§ **What to do**
Would you please repeat the data exactly as given?

§ **Records supplied**
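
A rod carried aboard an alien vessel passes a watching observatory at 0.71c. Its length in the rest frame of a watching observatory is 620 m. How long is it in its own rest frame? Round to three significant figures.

With β = 0.71, γ = 1/√(1 − 0.71²) = 1/√0.4959 = 1.42.
Proper length: L₀ = γ·L = 1.42 × 620 = 880 m.

880 m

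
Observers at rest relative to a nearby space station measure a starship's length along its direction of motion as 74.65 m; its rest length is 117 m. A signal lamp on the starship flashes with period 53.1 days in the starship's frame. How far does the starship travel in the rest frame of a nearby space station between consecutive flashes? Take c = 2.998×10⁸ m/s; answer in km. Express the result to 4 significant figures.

Length contraction gives γ = L₀/L = 117/74.65 = 1.56731.
β = √(1 − 1/γ²) = 0.77001. Lab-frame period = γτ = 1.56731×53.1 days = 83.224 days. Distance = βc × γτ = 0.77001 × 2.998×10⁸ m/s × 7190553.6 s = 1.6599×10^15 m = 1.660×10^12 km.

1.660×10^12 km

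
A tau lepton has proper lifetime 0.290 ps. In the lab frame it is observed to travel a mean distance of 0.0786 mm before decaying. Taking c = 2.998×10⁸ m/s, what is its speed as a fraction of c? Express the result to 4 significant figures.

0.6706c

Let x = d/(cτ) = 7.860×10^-5 m / (2.998×10⁸ m/s × 2.900×10^-13 s) = 0.90405. Since d = βγcτ, x = βγ = β/√(1−β²).
Solving: β² = x²/(1+x²) = 0.817306/1.817306 = 0.449735, so β = 0.6706.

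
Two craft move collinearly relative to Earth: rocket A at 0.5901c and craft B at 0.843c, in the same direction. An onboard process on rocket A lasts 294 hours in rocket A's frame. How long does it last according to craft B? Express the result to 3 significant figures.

Speed of rocket A in craft B's frame: u = (v_A − v_B)/(1 − v_A v_B/c²) = (0.5901 − 0.843)/(1 − 0.5901×0.843) = −0.2529/0.5025457 = −0.50324; |u| = 0.50324c.
At |u| = 0.50324c, γ = (1 − 0.25325)^(−1/2) = 1.1572.
The clock on rocket A records proper time, so craft B measures Δt = γΔτ = 1.1572 × 294 = 340 hours.

340 hours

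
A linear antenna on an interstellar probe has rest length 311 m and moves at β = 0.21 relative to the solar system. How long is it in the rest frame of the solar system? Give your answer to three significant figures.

304 m

Lorentz factor: γ = (1 − 0.0441)^(−1/2) = 1.0228.
Length contraction: L = L₀/γ = 311/1.0228 = 304 m.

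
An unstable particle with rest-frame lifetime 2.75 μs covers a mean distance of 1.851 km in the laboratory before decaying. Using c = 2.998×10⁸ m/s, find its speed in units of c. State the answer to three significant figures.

0.913c

Lab distance = (lab lifetime)·v = γτ·βc, so βγ = d/(cτ) = 1851/(2.998×10⁸ × 2.750×10^-6) = 2.2451.
With βγ = 2.2451: γ² = 1 + (βγ)² = 6.04047, and β = (βγ)/γ = 2.2451/2.45774 = 0.913.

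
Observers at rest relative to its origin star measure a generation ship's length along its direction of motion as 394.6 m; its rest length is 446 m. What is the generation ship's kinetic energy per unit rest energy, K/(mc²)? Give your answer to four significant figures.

0.1303

γ = L₀/L = 446/394.6 = 1.13026.
K/(mc²) = γ − 1 = 1.13026 − 1 = 0.1303.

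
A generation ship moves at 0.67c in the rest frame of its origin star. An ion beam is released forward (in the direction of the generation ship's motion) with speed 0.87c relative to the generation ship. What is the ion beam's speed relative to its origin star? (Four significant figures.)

Relativistic velocity addition: u = (u' + v)/(1 + u'v/c²), with u' = 0.87c and v = 0.67c.
Numerator: 0.87 + 0.67 = 1.54. Denominator: 1 + (0.87)(0.67) = 1.5829.
u = 1.54/1.5829 = 0.9729, so the speed is 0.9729c.

0.9729c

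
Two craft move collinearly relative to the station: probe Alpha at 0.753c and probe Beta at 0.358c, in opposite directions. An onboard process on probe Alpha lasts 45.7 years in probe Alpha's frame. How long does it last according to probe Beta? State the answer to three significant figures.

94.4 years

Transform probe Alpha's velocity into probe Beta's frame: (0.753 + 0.358)/(1 + 0.753·0.358) = 1.111/1.269574, so the relative speed is 0.8751c.
At |u| = 0.8751c, γ = (1 − 0.7658)^(−1/2) = 2.0664.
The clock on probe Alpha records proper time, so probe Beta measures Δt = γΔτ = 2.0664 × 45.7 = 94.4 years.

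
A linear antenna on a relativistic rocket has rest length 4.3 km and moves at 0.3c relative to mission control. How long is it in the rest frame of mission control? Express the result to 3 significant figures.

4.10 km

γ = 1/√(1 − β²) = 1/√(1 − 0.09) = 1/√0.91 = 1/0.953939 = 1.0483.
Length contraction: L = L₀/γ = 4.3/1.0483 = 4.10 km.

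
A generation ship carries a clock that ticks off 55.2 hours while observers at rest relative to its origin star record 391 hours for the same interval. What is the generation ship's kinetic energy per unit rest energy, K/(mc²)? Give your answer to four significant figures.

From Δt = γΔτ: γ = 391/55.2 = 7.08333.
Since K = (γ−1)mc², K/(mc²) = 7.08333 − 1 = 6.083.

6.083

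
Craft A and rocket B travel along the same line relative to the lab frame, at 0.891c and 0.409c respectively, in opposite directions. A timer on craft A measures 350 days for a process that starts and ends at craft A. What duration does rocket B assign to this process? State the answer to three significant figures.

1150 days

The velocity of craft A relative to rocket B is (0.891 + 0.409)c / (1 + 0.891×0.409) = 0.95279c; relative speed 0.95279c.
γ for this relative speed: γ = 1/√(1 − 0.907809) = 3.2935.
Craft A's interval is proper; time dilation gives Δt_B = γΔτ = 3.2935 × 350 days = 1150 days.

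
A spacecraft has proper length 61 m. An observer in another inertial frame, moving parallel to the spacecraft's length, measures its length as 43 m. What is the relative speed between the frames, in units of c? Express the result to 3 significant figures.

Length contraction gives γ = L₀/L = 61/43 = 1.4186.
β = √(1 − 1/γ²) = √0.503087 = 0.709.

0.709c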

§ **Response to this task**
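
A rod carried aboard an alien vessel passes a watching observatory at 0.71c. Its length in the rest frame of a watching observatory is 620 m. How long is it in its own rest frame? Round to three significant figures.

With β = 0.71, γ = 1/√(1 − 0.71²) = 1/√0.4959 = 1.42.
Proper length: L₀ = γ·L = 1.42 × 620 = 880 m.

880 m

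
Observers at rest relative to a nearby space station measure a starship's length along its direction of motion as 74.65 m; its rest length is 117 m. A signal lamp on the starship flashes with period 53.1 days in the starship's frame. How far does the starship travel in the rest frame of a nearby space station between consecutive flashes? Take c = 2.998×10⁸ m/s; answer in km. Express the result to 4 significant figures.

Length contraction gives γ = L₀/L = 117/74.65 = 1.56731.
β = √(1 − 1/γ²) = 0.77001. Lab-frame period = γτ = 1.56731×53.1 days = 83.224 days. Distance = βc × γτ = 0.77001 × 2.998×10⁸ m/s × 7190553.6 s = 1.6599×10^15 m = 1.660×10^12 km.

1.660×10^12 km

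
A tau lepton has proper lifetime 0.290 ps. In the lab frame it is observed to travel a mean distance of 0.0786 mm before decaying. Taking c = 2.998×10⁸ m/s, what is its speed as a fraction of c? Express the result to 4 significant figures.

0.6706c

Let x = d/(cτ) = 7.860×10^-5 m / (2.998×10⁸ m/s × 2.900×10^-13 s) = 0.90405. Since d = βγcτ, x = βγ = β/√(1−β²).
Solving: β² = x²/(1+x²) = 0.817306/1.817306 = 0.449735, so β = 0.6706.

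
Two craft move collinearly relative to Earth: rocket A at 0.5901c and craft B at 0.843c, in the same direction. An onboard process on rocket A lasts 294 hours in rocket A's frame. How long does it last according to craft B? Express the result to 3 significant figures.

Speed of rocket A in craft B's frame: u = (v_A − v_B)/(1 − v_A v_B/c²) = (0.5901 − 0.843)/(1 − 0.5901×0.843) = −0.2529/0.5025457 = −0.50324; |u| = 0.50324c.
At |u| = 0.50324c, γ = (1 − 0.25325)^(−1/2) = 1.1572.
The clock on rocket A records proper time, so craft B measures Δt = γΔτ = 1.1572 × 294 = 340 hours.

340 hours

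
A linear antenna on an interstellar probe has rest length 311 m and moves at β = 0.21 relative to the solar system. How long is it in the rest frame of the solar system? Give your answer to three significant figures.

304 m

Lorentz factor: γ = (1 − 0.0441)^(−1/2) = 1.0228.
Length contraction: L = L₀/γ = 311/1.0228 = 304 m.

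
An unstable particle with rest-frame lifetime 2.75 μs covers a mean distance of 1.851 km in the laboratory before decaying. Using c = 2.998×10⁸ m/s, find its speed in units of c. State the answer to three significant figures.

0.913c

Lab distance = (lab lifetime)·v = γτ·βc, so βγ = d/(cτ) = 1851/(2.998×10⁸ × 2.750×10^-6) = 2.2451.
With βγ = 2.2451: γ² = 1 + (βγ)² = 6.04047, and β = (βγ)/γ = 2.2451/2.45774 = 0.913.

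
Observers at rest relative to its origin star measure a generation ship's length along its direction of motion as 394.6 m; its rest length is 446 m. What is the generation ship's kinetic energy per unit rest energy, K/(mc²)? Give your answer to four significant figures.

0.1303

γ = L₀/L = 446/394.6 = 1.13026.
K/(mc²) = γ − 1 = 1.13026 − 1 = 0.1303.

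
A generation ship moves at 0.67c in the rest frame of its origin star. An ion beam is released forward (in the direction of the generation ship's motion) with speed 0.87c relative to the generation ship. What is the ion beam's speed relative to its origin star? (Four significant figures.)

Relativistic velocity addition: u = (u' + v)/(1 + u'v/c²), with u' = 0.87c and v = 0.67c.
Numerator: 0.87 + 0.67 = 1.54. Denominator: 1 + (0.87)(0.67) = 1.5829.
u = 1.54/1.5829 = 0.9729, so the speed is 0.9729c.

0.9729c

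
Two craft move collinearly relative to the station: probe Alpha at 0.753c and probe Beta at 0.358c, in opposite directions. An onboard process on probe Alpha lasts 45.7 years in probe Alpha's frame. How long does it last according to probe Beta? State the answer to three significant figures.

94.4 years

Transform probe Alpha's velocity into probe Beta's frame: (0.753 + 0.358)/(1 + 0.753·0.358) = 1.111/1.269574, so the relative speed is 0.8751c.
At |u| = 0.8751c, γ = (1 − 0.7658)^(−1/2) = 2.0664.
The clock on probe Alpha records proper time, so probe Beta measures Δt = γΔτ = 2.0664 × 45.7 = 94.4 years.

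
A linear antenna on a relativistic rocket has rest length 4.3 km and moves at 0.3c relative to mission control. How long is it in the rest frame of mission control? Express the result to 3 significant figures.

4.10 km

γ = 1/√(1 − β²) = 1/√(1 − 0.09) = 1/√0.91 = 1/0.953939 = 1.0483.
Length contraction: L = L₀/γ = 4.3/1.0483 = 4.10 km.

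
A generation ship carries a clock that ticks off 55.2 hours while observers at rest relative to its origin star record 391 hours for the same interval. What is the generation ship's kinetic energy per unit rest energy, K/(mc²)? Give your answer to four significant figures.

From Δt = γΔτ: γ = 391/55.2 = 7.08333.
Since K = (γ−1)mc², K/(mc²) = 7.08333 − 1 = 6.083.

6.083

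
Craft A and rocket B travel along the same line relative to the lab frame, at 0.891c and 0.409c respectively, in opposite directions. A timer on craft A measures 350 days for a process that starts and ends at craft A. What duration does rocket B assign to this process? State the answer to three significant figures.

1150 days

The velocity of craft A relative to rocket B is (0.891 + 0.409)c / (1 + 0.891×0.409) = 0.95279c; relative speed 0.95279c.
γ for this relative speed: γ = 1/√(1 − 0.907809) = 3.2935.
Craft A's interval is proper; time dilation gives Δt_B = γΔτ = 3.2935 × 350 days = 1150 days.

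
A spacecraft has proper length 61 m. An observer in another inertial frame, moving parallel to the spacecraft's length, measures its length as 43 m. What is the relative speed between the frames, in units of c? Express the result to 3 significant figures.

Length contraction gives γ = L₀/L = 61/43 = 1.4186.
β = √(1 − 1/γ²) = √0.503087 = 0.709.

0.709c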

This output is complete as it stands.